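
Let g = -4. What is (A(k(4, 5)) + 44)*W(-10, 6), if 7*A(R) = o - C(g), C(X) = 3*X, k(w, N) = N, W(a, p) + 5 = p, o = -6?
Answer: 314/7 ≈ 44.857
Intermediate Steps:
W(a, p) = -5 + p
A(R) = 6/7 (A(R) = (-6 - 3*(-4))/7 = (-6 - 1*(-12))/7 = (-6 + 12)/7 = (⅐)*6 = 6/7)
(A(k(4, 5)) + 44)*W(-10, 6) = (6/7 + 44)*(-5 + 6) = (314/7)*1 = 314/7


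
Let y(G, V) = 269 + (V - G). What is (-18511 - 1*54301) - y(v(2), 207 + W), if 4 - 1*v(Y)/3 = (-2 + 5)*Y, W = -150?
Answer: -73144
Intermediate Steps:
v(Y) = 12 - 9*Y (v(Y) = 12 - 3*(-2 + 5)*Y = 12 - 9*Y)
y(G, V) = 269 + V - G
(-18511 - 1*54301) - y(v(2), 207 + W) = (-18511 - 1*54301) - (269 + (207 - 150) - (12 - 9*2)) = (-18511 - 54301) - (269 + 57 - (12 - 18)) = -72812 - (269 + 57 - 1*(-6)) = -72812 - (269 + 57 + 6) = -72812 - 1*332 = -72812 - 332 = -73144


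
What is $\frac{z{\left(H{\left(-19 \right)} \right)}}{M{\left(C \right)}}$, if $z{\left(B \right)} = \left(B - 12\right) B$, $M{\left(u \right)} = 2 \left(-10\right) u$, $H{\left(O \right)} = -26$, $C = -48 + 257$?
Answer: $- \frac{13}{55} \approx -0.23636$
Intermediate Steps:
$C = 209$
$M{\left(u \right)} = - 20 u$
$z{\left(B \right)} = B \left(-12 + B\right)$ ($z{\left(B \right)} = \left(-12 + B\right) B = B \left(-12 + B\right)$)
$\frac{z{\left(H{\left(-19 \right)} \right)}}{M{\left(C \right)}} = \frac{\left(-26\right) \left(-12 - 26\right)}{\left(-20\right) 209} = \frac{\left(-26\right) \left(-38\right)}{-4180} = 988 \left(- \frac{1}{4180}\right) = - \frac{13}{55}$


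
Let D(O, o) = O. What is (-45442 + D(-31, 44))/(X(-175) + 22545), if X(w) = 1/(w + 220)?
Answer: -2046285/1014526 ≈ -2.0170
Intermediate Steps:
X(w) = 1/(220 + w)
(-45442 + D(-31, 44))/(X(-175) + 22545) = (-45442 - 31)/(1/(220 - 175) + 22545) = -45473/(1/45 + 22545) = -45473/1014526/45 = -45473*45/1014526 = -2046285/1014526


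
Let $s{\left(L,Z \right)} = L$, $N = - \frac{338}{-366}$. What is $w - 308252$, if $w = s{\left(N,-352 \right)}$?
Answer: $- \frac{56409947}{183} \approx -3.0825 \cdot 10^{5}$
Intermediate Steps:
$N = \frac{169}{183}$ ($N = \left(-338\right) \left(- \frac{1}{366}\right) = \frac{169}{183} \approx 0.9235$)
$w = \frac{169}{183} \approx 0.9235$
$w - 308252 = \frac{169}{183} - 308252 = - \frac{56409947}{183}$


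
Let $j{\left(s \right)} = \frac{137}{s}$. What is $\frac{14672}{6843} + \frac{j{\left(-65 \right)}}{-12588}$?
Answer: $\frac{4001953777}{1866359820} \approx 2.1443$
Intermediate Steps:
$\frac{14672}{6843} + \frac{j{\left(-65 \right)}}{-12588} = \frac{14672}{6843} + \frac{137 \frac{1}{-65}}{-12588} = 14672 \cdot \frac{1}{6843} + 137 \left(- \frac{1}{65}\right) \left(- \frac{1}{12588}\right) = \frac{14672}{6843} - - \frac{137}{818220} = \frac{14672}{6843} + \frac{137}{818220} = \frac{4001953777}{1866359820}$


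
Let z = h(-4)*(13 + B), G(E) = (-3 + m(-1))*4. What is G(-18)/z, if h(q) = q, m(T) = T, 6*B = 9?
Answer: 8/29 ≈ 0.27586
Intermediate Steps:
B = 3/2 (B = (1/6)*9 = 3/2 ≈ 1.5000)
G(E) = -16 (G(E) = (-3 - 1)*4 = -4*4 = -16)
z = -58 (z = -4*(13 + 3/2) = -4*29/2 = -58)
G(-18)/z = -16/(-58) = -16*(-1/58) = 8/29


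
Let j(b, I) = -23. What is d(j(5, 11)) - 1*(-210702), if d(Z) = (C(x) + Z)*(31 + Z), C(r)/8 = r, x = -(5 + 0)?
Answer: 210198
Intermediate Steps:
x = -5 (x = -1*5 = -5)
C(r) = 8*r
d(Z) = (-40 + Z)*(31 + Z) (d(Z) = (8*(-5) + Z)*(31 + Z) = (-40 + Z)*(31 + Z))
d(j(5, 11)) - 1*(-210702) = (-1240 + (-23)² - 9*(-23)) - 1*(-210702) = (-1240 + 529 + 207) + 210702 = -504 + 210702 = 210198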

*****

- _HOW TO COMPLETE THIS TASK_
Take the material above and return all of it exactly.

- _EXERCISE RESPONSE_
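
Let g = -4. What is (A(k(4, 5)) + 44)*W(-10, 6), if 7*A(R) = o - C(g), C(X) = 3*X, k(w, N) = N, W(a, p) + 5 = p, o = -6?
Answer: 314/7 ≈ 44.857
Intermediate Steps:
W(a, p) = -5 + p
A(R) = 6/7 (A(R) = (-6 - 3*(-4))/7 = (-6 - 1*(-12))/7 = (-6 + 12)/7 = (⅐)*6 = 6/7)
(A(k(4, 5)) + 44)*W(-10, 6) = (6/7 + 44)*(-5 + 6) = (314/7)*1 = 314/7


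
Let y(G, V) = 269 + (V - G). What is (-18511 - 1*54301) - y(v(2), 207 + W), if 4 - 1*v(Y)/3 = (-2 + 5)*Y, W = -150?
Answer: -73144
Intermediate Steps:
v(Y) = 12 - 9*Y (v(Y) = 12 - 3*(-2 + 5)*Y = 12 - 9*Y)
y(G, V) = 269 + V - G
(-18511 - 1*54301) - y(v(2), 207 + W) = (-18511 - 1*54301) - (269 + (207 - 150) - (12 - 9*2)) = (-18511 - 54301) - (269 + 57 - (12 - 18)) = -72812 - (269 + 57 - 1*(-6)) = -72812 - (269 + 57 + 6) = -72812 - 1*332 = -72812 - 332 = -73144


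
What is $\frac{z{\left(H{\left(-19 \right)} \right)}}{M{\left(C \right)}}$, if $z{\left(B \right)} = \left(B - 12\right) B$, $M{\left(u \right)} = 2 \left(-10\right) u$, $H{\left(O \right)} = -26$, $C = -48 + 257$?
Answer: $- \frac{13}{55} \approx -0.23636$
Intermediate Steps:
$C = 209$
$M{\left(u \right)} = - 20 u$
$z{\left(B \right)} = B \left(-12 + B\right)$ ($z{\left(B \right)} = \left(-12 + B\right) B = B \left(-12 + B\right)$)
$\frac{z{\left(H{\left(-19 \right)} \right)}}{M{\left(C \right)}} = \frac{\left(-26\right) \left(-12 - 26\right)}{\left(-20\right) 209} = \frac{\left(-26\right) \left(-38\right)}{-4180} = 988 \left(- \frac{1}{4180}\right) = - \frac{13}{55}$


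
Let D(O, o) = O. What is (-45442 + D(-31, 44))/(X(-175) + 22545), if X(w) = 1/(w + 220)?
Answer: -2046285/1014526 ≈ -2.0170
Intermediate Steps:
X(w) = 1/(220 + w)
(-45442 + D(-31, 44))/(X(-175) + 22545) = (-45442 - 31)/(1/(220 - 175) + 22545) = -45473/(1/45 + 22545) = -45473/1014526/45 = -45473*45/1014526 = -2046285/1014526


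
Let $s{\left(L,Z \right)} = L$, $N = - \frac{338}{-366}$. What is $w - 308252$, if $w = s{\left(N,-352 \right)}$?
Answer: $- \frac{56409947}{183} \approx -3.0825 \cdot 10^{5}$
Intermediate Steps:
$N = \frac{169}{183}$ ($N = \left(-338\right) \left(- \frac{1}{366}\right) = \frac{169}{183} \approx 0.9235$)
$w = \frac{169}{183} \approx 0.9235$
$w - 308252 = \frac{169}{183} - 308252 = - \frac{56409947}{183}$


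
Let $j{\left(s \right)} = \frac{137}{s}$. What is $\frac{14672}{6843} + \frac{j{\left(-65 \right)}}{-12588}$?
Answer: $\frac{4001953777}{1866359820} \approx 2.1443$
Intermediate Steps:
$\frac{14672}{6843} + \frac{j{\left(-65 \right)}}{-12588} = \frac{14672}{6843} + \frac{137 \frac{1}{-65}}{-12588} = 14672 \cdot \frac{1}{6843} + 137 \left(- \frac{1}{65}\right) \left(- \frac{1}{12588}\right) = \frac{14672}{6843} - - \frac{137}{818220} = \frac{14672}{6843} + \frac{137}{818220} = \frac{4001953777}{1866359820}$


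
Let z = h(-4)*(13 + B), G(E) = (-3 + m(-1))*4. What is G(-18)/z, if h(q) = q, m(T) = T, 6*B = 9?
Answer: 8/29 ≈ 0.27586
Intermediate Steps:
B = 3/2 (B = (1/6)*9 = 3/2 ≈ 1.5000)
G(E) = -16 (G(E) = (-3 - 1)*4 = -4*4 = -16)
z = -58 (z = -4*(13 + 3/2) = -4*29/2 = -58)
G(-18)/z = -16/(-58) = -16*(-1/58) = 8/29


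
Let j(b, I) = -23. What is d(j(5, 11)) - 1*(-210702), if d(Z) = (C(x) + Z)*(31 + Z), C(r)/8 = r, x = -(5 + 0)?
Answer: 210198
Intermediate Steps:
x = -5 (x = -1*5 = -5)
C(r) = 8*r
d(Z) = (-40 + Z)*(31 + Z) (d(Z) = (8*(-5) + Z)*(31 + Z) = (-40 + Z)*(31 + Z))
d(j(5, 11)) - 1*(-210702) = (-1240 + (-23)² - 9*(-23)) - 1*(-210702) = (-1240 + 529 + 207) + 210702 = -504 + 210702 = 210198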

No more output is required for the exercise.